The problem
The entries below are to be printed again word for word.

Saved entries

________________________

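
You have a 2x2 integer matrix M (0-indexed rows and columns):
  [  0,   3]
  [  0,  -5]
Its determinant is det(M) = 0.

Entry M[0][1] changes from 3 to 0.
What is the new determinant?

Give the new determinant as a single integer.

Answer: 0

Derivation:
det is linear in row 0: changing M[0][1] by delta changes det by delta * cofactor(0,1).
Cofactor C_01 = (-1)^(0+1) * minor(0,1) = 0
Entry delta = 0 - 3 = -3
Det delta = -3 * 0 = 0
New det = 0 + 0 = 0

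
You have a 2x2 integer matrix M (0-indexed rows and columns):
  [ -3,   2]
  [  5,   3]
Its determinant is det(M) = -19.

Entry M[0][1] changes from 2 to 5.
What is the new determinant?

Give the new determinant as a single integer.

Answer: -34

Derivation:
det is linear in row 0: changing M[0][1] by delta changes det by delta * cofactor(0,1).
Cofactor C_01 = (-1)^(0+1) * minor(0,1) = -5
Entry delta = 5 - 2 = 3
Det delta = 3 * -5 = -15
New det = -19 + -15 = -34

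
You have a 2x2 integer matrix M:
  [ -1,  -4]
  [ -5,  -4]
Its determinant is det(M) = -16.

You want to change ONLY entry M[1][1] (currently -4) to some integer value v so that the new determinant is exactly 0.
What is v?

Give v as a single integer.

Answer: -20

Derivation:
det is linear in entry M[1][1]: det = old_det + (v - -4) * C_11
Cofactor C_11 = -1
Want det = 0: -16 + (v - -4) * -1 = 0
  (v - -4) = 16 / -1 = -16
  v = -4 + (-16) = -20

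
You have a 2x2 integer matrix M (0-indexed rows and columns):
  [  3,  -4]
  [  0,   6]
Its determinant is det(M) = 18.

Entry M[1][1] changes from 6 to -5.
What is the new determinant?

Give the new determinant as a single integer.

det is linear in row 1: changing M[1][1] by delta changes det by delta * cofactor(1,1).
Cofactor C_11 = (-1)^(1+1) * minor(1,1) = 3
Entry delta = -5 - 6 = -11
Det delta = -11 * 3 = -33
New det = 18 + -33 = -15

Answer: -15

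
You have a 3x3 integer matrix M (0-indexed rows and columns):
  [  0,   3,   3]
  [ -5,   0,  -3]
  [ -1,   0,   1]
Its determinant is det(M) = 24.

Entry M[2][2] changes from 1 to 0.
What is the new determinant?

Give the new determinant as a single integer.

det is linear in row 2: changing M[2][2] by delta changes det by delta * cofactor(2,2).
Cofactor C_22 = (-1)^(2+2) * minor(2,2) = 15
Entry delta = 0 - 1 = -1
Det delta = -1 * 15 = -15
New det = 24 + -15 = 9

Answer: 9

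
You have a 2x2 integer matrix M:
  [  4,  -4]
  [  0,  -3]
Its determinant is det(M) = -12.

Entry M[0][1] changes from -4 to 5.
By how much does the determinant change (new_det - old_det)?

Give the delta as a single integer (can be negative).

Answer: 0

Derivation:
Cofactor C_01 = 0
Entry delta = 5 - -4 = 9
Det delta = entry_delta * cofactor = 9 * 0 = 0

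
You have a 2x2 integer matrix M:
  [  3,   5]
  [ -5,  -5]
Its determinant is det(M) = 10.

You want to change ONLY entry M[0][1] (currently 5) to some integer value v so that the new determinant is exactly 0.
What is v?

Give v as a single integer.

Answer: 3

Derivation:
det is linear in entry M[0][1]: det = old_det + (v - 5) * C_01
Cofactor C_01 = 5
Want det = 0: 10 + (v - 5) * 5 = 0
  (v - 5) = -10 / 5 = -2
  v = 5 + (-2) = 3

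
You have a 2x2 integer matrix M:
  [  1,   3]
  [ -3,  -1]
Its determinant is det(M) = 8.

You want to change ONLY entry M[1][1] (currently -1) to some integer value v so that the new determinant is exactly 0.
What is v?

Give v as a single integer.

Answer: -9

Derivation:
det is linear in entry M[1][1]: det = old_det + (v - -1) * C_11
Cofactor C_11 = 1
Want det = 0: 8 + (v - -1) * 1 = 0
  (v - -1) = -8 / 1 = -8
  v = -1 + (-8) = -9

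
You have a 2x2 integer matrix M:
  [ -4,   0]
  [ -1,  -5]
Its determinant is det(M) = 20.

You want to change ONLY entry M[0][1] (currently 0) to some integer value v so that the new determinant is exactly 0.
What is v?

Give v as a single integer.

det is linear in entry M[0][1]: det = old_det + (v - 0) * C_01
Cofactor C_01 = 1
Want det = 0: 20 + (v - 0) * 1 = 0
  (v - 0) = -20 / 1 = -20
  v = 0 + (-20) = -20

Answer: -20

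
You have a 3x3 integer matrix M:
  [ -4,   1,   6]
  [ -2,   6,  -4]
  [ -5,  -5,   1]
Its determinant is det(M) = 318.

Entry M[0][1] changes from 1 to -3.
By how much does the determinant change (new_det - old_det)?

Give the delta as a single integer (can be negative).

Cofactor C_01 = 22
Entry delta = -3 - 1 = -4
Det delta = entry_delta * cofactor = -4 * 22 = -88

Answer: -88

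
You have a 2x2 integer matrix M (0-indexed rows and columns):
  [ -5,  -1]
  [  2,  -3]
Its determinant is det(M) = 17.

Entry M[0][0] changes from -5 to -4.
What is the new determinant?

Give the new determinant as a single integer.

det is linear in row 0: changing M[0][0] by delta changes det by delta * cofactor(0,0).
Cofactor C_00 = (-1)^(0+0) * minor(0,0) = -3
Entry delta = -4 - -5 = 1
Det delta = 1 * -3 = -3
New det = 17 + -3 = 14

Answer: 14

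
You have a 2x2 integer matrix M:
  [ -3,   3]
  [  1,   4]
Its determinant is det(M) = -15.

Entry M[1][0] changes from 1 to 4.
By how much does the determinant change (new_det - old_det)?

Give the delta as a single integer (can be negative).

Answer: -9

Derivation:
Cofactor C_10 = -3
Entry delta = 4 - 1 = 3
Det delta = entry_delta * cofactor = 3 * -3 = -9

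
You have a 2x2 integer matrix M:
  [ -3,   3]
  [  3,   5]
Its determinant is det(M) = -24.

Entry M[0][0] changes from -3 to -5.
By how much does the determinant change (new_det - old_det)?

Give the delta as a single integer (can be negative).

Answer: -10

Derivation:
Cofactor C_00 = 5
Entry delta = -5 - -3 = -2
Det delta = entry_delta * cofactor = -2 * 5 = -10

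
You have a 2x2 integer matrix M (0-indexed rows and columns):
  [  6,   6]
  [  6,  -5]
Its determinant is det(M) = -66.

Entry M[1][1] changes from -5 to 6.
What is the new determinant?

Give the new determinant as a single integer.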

________________________

Response below
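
You have a 2x2 integer matrix M (0-indexed rows and columns):
  [  0,   3]
  [  0,  -5]
Its determinant is det(M) = 0.

Entry M[0][1] changes from 3 to 0.
What is the new determinant?

Give the new determinant as a single integer.

Answer: 0

Derivation:
det is linear in row 0: changing M[0][1] by delta changes det by delta * cofactor(0,1).
Cofactor C_01 = (-1)^(0+1) * minor(0,1) = 0
Entry delta = 0 - 3 = -3
Det delta = -3 * 0 = 0
New det = 0 + 0 = 0

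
You have a 2x2 integer matrix M (0-indexed rows and columns):
  [ -3,   2]
  [  5,   3]
Its determinant is det(M) = -19.

Entry M[0][1] changes from 2 to 5.
What is the new determinant?

Give the new determinant as a single integer.

Answer: -34

Derivation:
det is linear in row 0: changing M[0][1] by delta changes det by delta * cofactor(0,1).
Cofactor C_01 = (-1)^(0+1) * minor(0,1) = -5
Entry delta = 5 - 2 = 3
Det delta = 3 * -5 = -15
New det = -19 + -15 = -34

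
You have a 2x2 integer matrix M:
  [ -1,  -4]
  [ -5,  -4]
Its determinant is det(M) = -16.

You want to change ONLY entry M[1][1] (currently -4) to some integer value v so that the new determinant is exactly 0.
What is v?

Give v as a single integer.

Answer: -20

Derivation:
det is linear in entry M[1][1]: det = old_det + (v - -4) * C_11
Cofactor C_11 = -1
Want det = 0: -16 + (v - -4) * -1 = 0
  (v - -4) = 16 / -1 = -16
  v = -4 + (-16) = -20

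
You have a 2x2 integer matrix M (0-indexed rows and columns):
  [  3,  -4]
  [  0,   6]
Its determinant is det(M) = 18.

Entry M[1][1] changes from 6 to -5.
What is the new determinant?

Give the new determinant as a single integer.

det is linear in row 1: changing M[1][1] by delta changes det by delta * cofactor(1,1).
Cofactor C_11 = (-1)^(1+1) * minor(1,1) = 3
Entry delta = -5 - 6 = -11
Det delta = -11 * 3 = -33
New det = 18 + -33 = -15

Answer: -15

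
You have a 3x3 integer matrix M (0-indexed rows and columns):
  [  0,   3,   3]
  [ -5,   0,  -3]
  [ -1,   0,   1]
Its determinant is det(M) = 24.

Entry M[2][2] changes from 1 to 0.
What is the new determinant?

Give the new determinant as a single integer.

det is linear in row 2: changing M[2][2] by delta changes det by delta * cofactor(2,2).
Cofactor C_22 = (-1)^(2+2) * minor(2,2) = 15
Entry delta = 0 - 1 = -1
Det delta = -1 * 15 = -15
New det = 24 + -15 = 9

Answer: 9

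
You have a 2x2 integer matrix M:
  [  4,  -4]
  [  0,  -3]
Its determinant is det(M) = -12.

Entry M[0][1] changes from -4 to 5.
By how much does the determinant change (new_det - old_det)?

Give the delta as a single integer (can be negative).

Answer: 0

Derivation:
Cofactor C_01 = 0
Entry delta = 5 - -4 = 9
Det delta = entry_delta * cofactor = 9 * 0 = 0

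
You have a 2x2 integer matrix M:
  [  3,   5]
  [ -5,  -5]
Its determinant is det(M) = 10.

You want to change ONLY entry M[0][1] (currently 5) to some integer value v so that the new determinant is exactly 0.
What is v?

Give v as a single integer.

Answer: 3

Derivation:
det is linear in entry M[0][1]: det = old_det + (v - 5) * C_01
Cofactor C_01 = 5
Want det = 0: 10 + (v - 5) * 5 = 0
  (v - 5) = -10 / 5 = -2
  v = 5 + (-2) = 3

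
You have a 2x2 integer matrix M:
  [  1,   3]
  [ -3,  -1]
Its determinant is det(M) = 8.

You want to change ONLY entry M[1][1] (currently -1) to some integer value v so that the new determinant is exactly 0.
What is v?

Give v as a single integer.

Answer: -9

Derivation:
det is linear in entry M[1][1]: det = old_det + (v - -1) * C_11
Cofactor C_11 = 1
Want det = 0: 8 + (v - -1) * 1 = 0
  (v - -1) = -8 / 1 = -8
  v = -1 + (-8) = -9

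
You have a 2x2 integer matrix M:
  [ -4,   0]
  [ -1,  -5]
Its determinant is det(M) = 20.

You want to change ONLY entry M[0][1] (currently 0) to some integer value v so that the new determinant is exactly 0.
What is v?

Give v as a single integer.

det is linear in entry M[0][1]: det = old_det + (v - 0) * C_01
Cofactor C_01 = 1
Want det = 0: 20 + (v - 0) * 1 = 0
  (v - 0) = -20 / 1 = -20
  v = 0 + (-20) = -20

Answer: -20

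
You have a 3x3 integer matrix M:
  [ -4,   1,   6]
  [ -2,   6,  -4]
  [ -5,  -5,   1]
Its determinant is det(M) = 318.

Entry M[0][1] changes from 1 to -3.
By how much does the determinant change (new_det - old_det)?

Give the delta as a single integer (can be negative).

Cofactor C_01 = 22
Entry delta = -3 - 1 = -4
Det delta = entry_delta * cofactor = -4 * 22 = -88

Answer: -88

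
You have a 2x2 integer matrix M (0-indexed rows and columns):
  [ -5,  -1]
  [  2,  -3]
Its determinant is det(M) = 17.

Entry M[0][0] changes from -5 to -4.
What is the new determinant?

Give the new determinant as a single integer.

det is linear in row 0: changing M[0][0] by delta changes det by delta * cofactor(0,0).
Cofactor C_00 = (-1)^(0+0) * minor(0,0) = -3
Entry delta = -4 - -5 = 1
Det delta = 1 * -3 = -3
New det = 17 + -3 = 14

Answer: 14

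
You have a 2x2 integer matrix M:
  [ -3,   3]
  [  1,   4]
Its determinant is det(M) = -15.

Entry M[1][0] changes from 1 to 4.
By how much does the determinant change (new_det - old_det)?

Give the delta as a single integer (can be negative).

Answer: -9

Derivation:
Cofactor C_10 = -3
Entry delta = 4 - 1 = 3
Det delta = entry_delta * cofactor = 3 * -3 = -9

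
You have a 2x2 integer matrix M:
  [ -3,   3]
  [  3,   5]
Its determinant is det(M) = -24.

Entry M[0][0] changes from -3 to -5.
By how much does the determinant change (new_det - old_det)?

Give the delta as a single integer (can be negative).

Answer: -10

Derivation:
Cofactor C_00 = 5
Entry delta = -5 - -3 = -2
Det delta = entry_delta * cofactor = -2 * 5 = -10

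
You have a 2x2 integer matrix M (0-indexed rows and columns):
  [  6,   6]
  [  6,  -5]
Its determinant is det(M) = -66.

Entry M[1][1] changes from -5 to 6.
What is the new determinant?

Give the new determinant as a single integer.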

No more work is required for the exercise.